## Prompt
Spot each line in the data below containing "that" and copy it.

+---+

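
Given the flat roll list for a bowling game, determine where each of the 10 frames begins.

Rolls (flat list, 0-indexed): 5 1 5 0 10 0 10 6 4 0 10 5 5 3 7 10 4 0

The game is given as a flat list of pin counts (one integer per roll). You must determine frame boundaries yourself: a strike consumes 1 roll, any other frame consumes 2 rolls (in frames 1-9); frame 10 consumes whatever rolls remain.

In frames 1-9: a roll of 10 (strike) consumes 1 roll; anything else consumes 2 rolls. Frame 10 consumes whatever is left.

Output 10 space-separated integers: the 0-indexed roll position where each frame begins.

Frame 1 starts at roll index 0: rolls=5,1 (sum=6), consumes 2 rolls
Frame 2 starts at roll index 2: rolls=5,0 (sum=5), consumes 2 rolls
Frame 3 starts at roll index 4: roll=10 (strike), consumes 1 roll
Frame 4 starts at roll index 5: rolls=0,10 (sum=10), consumes 2 rolls
Frame 5 starts at roll index 7: rolls=6,4 (sum=10), consumes 2 rolls
Frame 6 starts at roll index 9: rolls=0,10 (sum=10), consumes 2 rolls
Frame 7 starts at roll index 11: rolls=5,5 (sum=10), consumes 2 rolls
Frame 8 starts at roll index 13: rolls=3,7 (sum=10), consumes 2 rolls
Frame 9 starts at roll index 15: roll=10 (strike), consumes 1 roll
Frame 10 starts at roll index 16: 2 remaining rolls

Answer: 0 2 4 5 7 9 11 13 15 16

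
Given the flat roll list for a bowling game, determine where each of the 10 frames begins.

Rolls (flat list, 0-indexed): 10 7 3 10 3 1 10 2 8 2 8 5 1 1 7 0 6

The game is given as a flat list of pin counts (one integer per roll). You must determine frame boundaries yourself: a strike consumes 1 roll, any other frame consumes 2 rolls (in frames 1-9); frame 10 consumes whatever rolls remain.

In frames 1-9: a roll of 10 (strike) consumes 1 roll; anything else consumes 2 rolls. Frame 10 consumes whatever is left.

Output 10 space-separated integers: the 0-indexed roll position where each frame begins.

Frame 1 starts at roll index 0: roll=10 (strike), consumes 1 roll
Frame 2 starts at roll index 1: rolls=7,3 (sum=10), consumes 2 rolls
Frame 3 starts at roll index 3: roll=10 (strike), consumes 1 roll
Frame 4 starts at roll index 4: rolls=3,1 (sum=4), consumes 2 rolls
Frame 5 starts at roll index 6: roll=10 (strike), consumes 1 roll
Frame 6 starts at roll index 7: rolls=2,8 (sum=10), consumes 2 rolls
Frame 7 starts at roll index 9: rolls=2,8 (sum=10), consumes 2 rolls
Frame 8 starts at roll index 11: rolls=5,1 (sum=6), consumes 2 rolls
Frame 9 starts at roll index 13: rolls=1,7 (sum=8), consumes 2 rolls
Frame 10 starts at roll index 15: 2 remaining rolls

Answer: 0 1 3 4 6 7 9 11 13 15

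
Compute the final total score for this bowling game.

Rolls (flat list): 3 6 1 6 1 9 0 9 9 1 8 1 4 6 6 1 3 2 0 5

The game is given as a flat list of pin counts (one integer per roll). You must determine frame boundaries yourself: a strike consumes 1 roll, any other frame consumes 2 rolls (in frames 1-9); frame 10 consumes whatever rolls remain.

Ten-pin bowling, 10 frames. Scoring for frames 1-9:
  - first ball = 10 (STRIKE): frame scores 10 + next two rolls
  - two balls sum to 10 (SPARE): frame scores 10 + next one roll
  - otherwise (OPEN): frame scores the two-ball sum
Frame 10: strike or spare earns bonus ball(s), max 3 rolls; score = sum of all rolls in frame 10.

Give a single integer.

Answer: 95

Derivation:
Frame 1: OPEN (3+6=9). Cumulative: 9
Frame 2: OPEN (1+6=7). Cumulative: 16
Frame 3: SPARE (1+9=10). 10 + next roll (0) = 10. Cumulative: 26
Frame 4: OPEN (0+9=9). Cumulative: 35
Frame 5: SPARE (9+1=10). 10 + next roll (8) = 18. Cumulative: 53
Frame 6: OPEN (8+1=9). Cumulative: 62
Frame 7: SPARE (4+6=10). 10 + next roll (6) = 16. Cumulative: 78
Frame 8: OPEN (6+1=7). Cumulative: 85
Frame 9: OPEN (3+2=5). Cumulative: 90
Frame 10: OPEN. Sum of all frame-10 rolls (0+5) = 5. Cumulative: 95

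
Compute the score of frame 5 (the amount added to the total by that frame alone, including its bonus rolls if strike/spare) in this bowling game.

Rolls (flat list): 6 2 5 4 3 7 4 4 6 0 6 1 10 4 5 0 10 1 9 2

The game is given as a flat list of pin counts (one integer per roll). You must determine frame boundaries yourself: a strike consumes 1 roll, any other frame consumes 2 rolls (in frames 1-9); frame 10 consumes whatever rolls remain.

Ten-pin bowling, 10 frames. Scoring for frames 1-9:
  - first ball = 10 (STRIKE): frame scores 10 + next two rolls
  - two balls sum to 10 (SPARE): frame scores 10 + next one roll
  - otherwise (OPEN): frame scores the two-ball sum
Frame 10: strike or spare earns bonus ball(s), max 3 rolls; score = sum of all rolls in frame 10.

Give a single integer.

Answer: 6

Derivation:
Frame 1: OPEN (6+2=8). Cumulative: 8
Frame 2: OPEN (5+4=9). Cumulative: 17
Frame 3: SPARE (3+7=10). 10 + next roll (4) = 14. Cumulative: 31
Frame 4: OPEN (4+4=8). Cumulative: 39
Frame 5: OPEN (6+0=6). Cumulative: 45
Frame 6: OPEN (6+1=7). Cumulative: 52
Frame 7: STRIKE. 10 + next two rolls (4+5) = 19. Cumulative: 71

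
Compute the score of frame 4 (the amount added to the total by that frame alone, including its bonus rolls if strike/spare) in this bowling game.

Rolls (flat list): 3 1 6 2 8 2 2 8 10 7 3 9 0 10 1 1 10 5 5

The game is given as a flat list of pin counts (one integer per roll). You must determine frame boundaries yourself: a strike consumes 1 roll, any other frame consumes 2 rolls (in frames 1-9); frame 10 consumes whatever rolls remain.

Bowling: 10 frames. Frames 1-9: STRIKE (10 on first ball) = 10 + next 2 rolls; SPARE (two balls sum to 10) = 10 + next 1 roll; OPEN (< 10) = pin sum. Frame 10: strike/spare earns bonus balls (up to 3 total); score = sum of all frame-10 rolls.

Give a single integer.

Answer: 20

Derivation:
Frame 1: OPEN (3+1=4). Cumulative: 4
Frame 2: OPEN (6+2=8). Cumulative: 12
Frame 3: SPARE (8+2=10). 10 + next roll (2) = 12. Cumulative: 24
Frame 4: SPARE (2+8=10). 10 + next roll (10) = 20. Cumulative: 44
Frame 5: STRIKE. 10 + next two rolls (7+3) = 20. Cumulative: 64
Frame 6: SPARE (7+3=10). 10 + next roll (9) = 19. Cumulative: 83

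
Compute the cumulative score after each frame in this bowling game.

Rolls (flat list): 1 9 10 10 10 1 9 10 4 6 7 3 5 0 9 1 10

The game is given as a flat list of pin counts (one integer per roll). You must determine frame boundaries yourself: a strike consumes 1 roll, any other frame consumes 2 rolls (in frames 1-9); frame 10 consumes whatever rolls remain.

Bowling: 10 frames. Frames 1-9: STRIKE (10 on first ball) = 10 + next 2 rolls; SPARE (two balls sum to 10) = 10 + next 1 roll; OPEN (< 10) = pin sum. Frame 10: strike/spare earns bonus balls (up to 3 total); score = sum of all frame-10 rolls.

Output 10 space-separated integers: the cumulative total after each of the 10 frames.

Answer: 20 50 71 91 111 131 148 163 168 188

Derivation:
Frame 1: SPARE (1+9=10). 10 + next roll (10) = 20. Cumulative: 20
Frame 2: STRIKE. 10 + next two rolls (10+10) = 30. Cumulative: 50
Frame 3: STRIKE. 10 + next two rolls (10+1) = 21. Cumulative: 71
Frame 4: STRIKE. 10 + next two rolls (1+9) = 20. Cumulative: 91
Frame 5: SPARE (1+9=10). 10 + next roll (10) = 20. Cumulative: 111
Frame 6: STRIKE. 10 + next two rolls (4+6) = 20. Cumulative: 131
Frame 7: SPARE (4+6=10). 10 + next roll (7) = 17. Cumulative: 148
Frame 8: SPARE (7+3=10). 10 + next roll (5) = 15. Cumulative: 163
Frame 9: OPEN (5+0=5). Cumulative: 168
Frame 10: SPARE. Sum of all frame-10 rolls (9+1+10) = 20. Cumulative: 188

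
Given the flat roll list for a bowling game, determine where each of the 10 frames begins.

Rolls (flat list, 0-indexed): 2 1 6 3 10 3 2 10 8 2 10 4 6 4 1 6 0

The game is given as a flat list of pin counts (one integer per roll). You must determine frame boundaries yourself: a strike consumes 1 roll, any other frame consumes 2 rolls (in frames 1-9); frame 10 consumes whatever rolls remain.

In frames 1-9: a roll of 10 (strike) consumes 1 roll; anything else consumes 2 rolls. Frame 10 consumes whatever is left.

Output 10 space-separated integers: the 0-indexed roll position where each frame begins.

Frame 1 starts at roll index 0: rolls=2,1 (sum=3), consumes 2 rolls
Frame 2 starts at roll index 2: rolls=6,3 (sum=9), consumes 2 rolls
Frame 3 starts at roll index 4: roll=10 (strike), consumes 1 roll
Frame 4 starts at roll index 5: rolls=3,2 (sum=5), consumes 2 rolls
Frame 5 starts at roll index 7: roll=10 (strike), consumes 1 roll
Frame 6 starts at roll index 8: rolls=8,2 (sum=10), consumes 2 rolls
Frame 7 starts at roll index 10: roll=10 (strike), consumes 1 roll
Frame 8 starts at roll index 11: rolls=4,6 (sum=10), consumes 2 rolls
Frame 9 starts at roll index 13: rolls=4,1 (sum=5), consumes 2 rolls
Frame 10 starts at roll index 15: 2 remaining rolls

Answer: 0 2 4 5 7 8 10 11 13 15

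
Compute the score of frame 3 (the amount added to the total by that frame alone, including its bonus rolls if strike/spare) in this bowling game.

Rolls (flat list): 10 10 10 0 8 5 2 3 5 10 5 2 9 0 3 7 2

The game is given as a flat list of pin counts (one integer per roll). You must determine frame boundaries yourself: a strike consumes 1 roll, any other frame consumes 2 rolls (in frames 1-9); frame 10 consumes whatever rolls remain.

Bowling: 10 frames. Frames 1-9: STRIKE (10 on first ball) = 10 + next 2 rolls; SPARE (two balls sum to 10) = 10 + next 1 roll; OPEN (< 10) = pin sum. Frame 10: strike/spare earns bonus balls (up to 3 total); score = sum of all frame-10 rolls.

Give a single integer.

Frame 1: STRIKE. 10 + next two rolls (10+10) = 30. Cumulative: 30
Frame 2: STRIKE. 10 + next two rolls (10+0) = 20. Cumulative: 50
Frame 3: STRIKE. 10 + next two rolls (0+8) = 18. Cumulative: 68
Frame 4: OPEN (0+8=8). Cumulative: 76
Frame 5: OPEN (5+2=7). Cumulative: 83

Answer: 18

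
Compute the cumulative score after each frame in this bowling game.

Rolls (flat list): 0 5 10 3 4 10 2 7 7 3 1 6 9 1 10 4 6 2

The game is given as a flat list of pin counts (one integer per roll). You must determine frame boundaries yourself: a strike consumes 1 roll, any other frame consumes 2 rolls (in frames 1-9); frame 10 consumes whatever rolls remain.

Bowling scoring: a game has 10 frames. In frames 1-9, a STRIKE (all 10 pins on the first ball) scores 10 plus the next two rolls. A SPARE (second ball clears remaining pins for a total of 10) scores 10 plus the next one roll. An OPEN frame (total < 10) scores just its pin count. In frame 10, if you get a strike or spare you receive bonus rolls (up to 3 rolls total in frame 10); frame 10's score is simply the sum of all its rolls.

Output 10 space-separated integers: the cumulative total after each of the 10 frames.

Answer: 5 22 29 48 57 68 75 95 115 127

Derivation:
Frame 1: OPEN (0+5=5). Cumulative: 5
Frame 2: STRIKE. 10 + next two rolls (3+4) = 17. Cumulative: 22
Frame 3: OPEN (3+4=7). Cumulative: 29
Frame 4: STRIKE. 10 + next two rolls (2+7) = 19. Cumulative: 48
Frame 5: OPEN (2+7=9). Cumulative: 57
Frame 6: SPARE (7+3=10). 10 + next roll (1) = 11. Cumulative: 68
Frame 7: OPEN (1+6=7). Cumulative: 75
Frame 8: SPARE (9+1=10). 10 + next roll (10) = 20. Cumulative: 95
Frame 9: STRIKE. 10 + next two rolls (4+6) = 20. Cumulative: 115
Frame 10: SPARE. Sum of all frame-10 rolls (4+6+2) = 12. Cumulative: 127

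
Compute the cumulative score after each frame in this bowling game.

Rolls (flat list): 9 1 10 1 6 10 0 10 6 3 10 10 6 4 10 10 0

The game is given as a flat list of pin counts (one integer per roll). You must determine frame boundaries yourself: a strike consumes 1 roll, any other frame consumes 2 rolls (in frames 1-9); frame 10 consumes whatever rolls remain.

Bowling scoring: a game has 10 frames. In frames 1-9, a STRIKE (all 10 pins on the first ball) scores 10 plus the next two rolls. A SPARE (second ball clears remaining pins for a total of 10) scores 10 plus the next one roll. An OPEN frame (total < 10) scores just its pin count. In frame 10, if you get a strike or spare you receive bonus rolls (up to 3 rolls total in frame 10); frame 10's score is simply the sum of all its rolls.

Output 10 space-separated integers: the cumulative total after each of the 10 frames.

Answer: 20 37 44 64 80 89 115 135 155 175

Derivation:
Frame 1: SPARE (9+1=10). 10 + next roll (10) = 20. Cumulative: 20
Frame 2: STRIKE. 10 + next two rolls (1+6) = 17. Cumulative: 37
Frame 3: OPEN (1+6=7). Cumulative: 44
Frame 4: STRIKE. 10 + next two rolls (0+10) = 20. Cumulative: 64
Frame 5: SPARE (0+10=10). 10 + next roll (6) = 16. Cumulative: 80
Frame 6: OPEN (6+3=9). Cumulative: 89
Frame 7: STRIKE. 10 + next two rolls (10+6) = 26. Cumulative: 115
Frame 8: STRIKE. 10 + next two rolls (6+4) = 20. Cumulative: 135
Frame 9: SPARE (6+4=10). 10 + next roll (10) = 20. Cumulative: 155
Frame 10: STRIKE. Sum of all frame-10 rolls (10+10+0) = 20. Cumulative: 175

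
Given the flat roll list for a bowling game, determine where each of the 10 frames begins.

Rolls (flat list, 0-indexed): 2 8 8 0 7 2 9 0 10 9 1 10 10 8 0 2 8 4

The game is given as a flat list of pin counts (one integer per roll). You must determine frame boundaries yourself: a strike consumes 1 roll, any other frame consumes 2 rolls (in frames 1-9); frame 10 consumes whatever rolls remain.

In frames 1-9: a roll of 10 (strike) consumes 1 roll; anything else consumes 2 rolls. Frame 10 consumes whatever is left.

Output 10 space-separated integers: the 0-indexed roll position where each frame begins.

Answer: 0 2 4 6 8 9 11 12 13 15

Derivation:
Frame 1 starts at roll index 0: rolls=2,8 (sum=10), consumes 2 rolls
Frame 2 starts at roll index 2: rolls=8,0 (sum=8), consumes 2 rolls
Frame 3 starts at roll index 4: rolls=7,2 (sum=9), consumes 2 rolls
Frame 4 starts at roll index 6: rolls=9,0 (sum=9), consumes 2 rolls
Frame 5 starts at roll index 8: roll=10 (strike), consumes 1 roll
Frame 6 starts at roll index 9: rolls=9,1 (sum=10), consumes 2 rolls
Frame 7 starts at roll index 11: roll=10 (strike), consumes 1 roll
Frame 8 starts at roll index 12: roll=10 (strike), consumes 1 roll
Frame 9 starts at roll index 13: rolls=8,0 (sum=8), consumes 2 rolls
Frame 10 starts at roll index 15: 3 remaining rolls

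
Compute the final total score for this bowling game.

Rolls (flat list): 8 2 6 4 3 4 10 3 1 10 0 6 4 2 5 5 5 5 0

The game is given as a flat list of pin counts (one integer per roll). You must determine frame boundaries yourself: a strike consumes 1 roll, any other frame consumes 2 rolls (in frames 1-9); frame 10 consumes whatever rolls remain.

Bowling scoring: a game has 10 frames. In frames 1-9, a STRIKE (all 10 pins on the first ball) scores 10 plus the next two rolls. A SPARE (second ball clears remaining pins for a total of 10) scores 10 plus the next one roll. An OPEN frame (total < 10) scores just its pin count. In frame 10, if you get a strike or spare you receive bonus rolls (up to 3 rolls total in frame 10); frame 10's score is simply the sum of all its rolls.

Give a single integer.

Frame 1: SPARE (8+2=10). 10 + next roll (6) = 16. Cumulative: 16
Frame 2: SPARE (6+4=10). 10 + next roll (3) = 13. Cumulative: 29
Frame 3: OPEN (3+4=7). Cumulative: 36
Frame 4: STRIKE. 10 + next two rolls (3+1) = 14. Cumulative: 50
Frame 5: OPEN (3+1=4). Cumulative: 54
Frame 6: STRIKE. 10 + next two rolls (0+6) = 16. Cumulative: 70
Frame 7: OPEN (0+6=6). Cumulative: 76
Frame 8: OPEN (4+2=6). Cumulative: 82
Frame 9: SPARE (5+5=10). 10 + next roll (5) = 15. Cumulative: 97
Frame 10: SPARE. Sum of all frame-10 rolls (5+5+0) = 10. Cumulative: 107

Answer: 107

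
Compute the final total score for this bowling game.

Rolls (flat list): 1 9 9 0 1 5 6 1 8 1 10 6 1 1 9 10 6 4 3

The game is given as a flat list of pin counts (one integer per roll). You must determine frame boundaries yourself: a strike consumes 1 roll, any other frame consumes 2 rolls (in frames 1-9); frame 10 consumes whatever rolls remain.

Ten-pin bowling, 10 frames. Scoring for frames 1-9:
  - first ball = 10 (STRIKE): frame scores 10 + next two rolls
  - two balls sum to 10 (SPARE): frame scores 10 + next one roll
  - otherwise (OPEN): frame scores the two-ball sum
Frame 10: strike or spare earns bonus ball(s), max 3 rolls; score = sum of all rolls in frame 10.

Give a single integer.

Answer: 127

Derivation:
Frame 1: SPARE (1+9=10). 10 + next roll (9) = 19. Cumulative: 19
Frame 2: OPEN (9+0=9). Cumulative: 28
Frame 3: OPEN (1+5=6). Cumulative: 34
Frame 4: OPEN (6+1=7). Cumulative: 41
Frame 5: OPEN (8+1=9). Cumulative: 50
Frame 6: STRIKE. 10 + next two rolls (6+1) = 17. Cumulative: 67
Frame 7: OPEN (6+1=7). Cumulative: 74
Frame 8: SPARE (1+9=10). 10 + next roll (10) = 20. Cumulative: 94
Frame 9: STRIKE. 10 + next two rolls (6+4) = 20. Cumulative: 114
Frame 10: SPARE. Sum of all frame-10 rolls (6+4+3) = 13. Cumulative: 127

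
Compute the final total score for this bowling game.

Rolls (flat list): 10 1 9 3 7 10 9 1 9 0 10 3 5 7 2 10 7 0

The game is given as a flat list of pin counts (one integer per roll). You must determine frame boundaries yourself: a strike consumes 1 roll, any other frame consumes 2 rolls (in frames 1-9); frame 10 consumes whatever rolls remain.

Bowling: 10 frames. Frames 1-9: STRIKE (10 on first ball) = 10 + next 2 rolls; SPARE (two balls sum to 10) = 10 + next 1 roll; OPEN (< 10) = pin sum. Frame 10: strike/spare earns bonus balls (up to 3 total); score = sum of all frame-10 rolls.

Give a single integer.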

+---+

## Task result
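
Compute the score of frame 5 (the amount added to the total by that frame alone, including its bonus rolls if strike/spare) in this bowling game.
Compute the score of frame 4 (the amount added to the total by that frame alone, including its bonus rolls if strike/spare) in this bowling game.
Compute the score of frame 3 (the amount added to the total by that frame alone, including its bonus rolls if strike/spare) in this bowling game.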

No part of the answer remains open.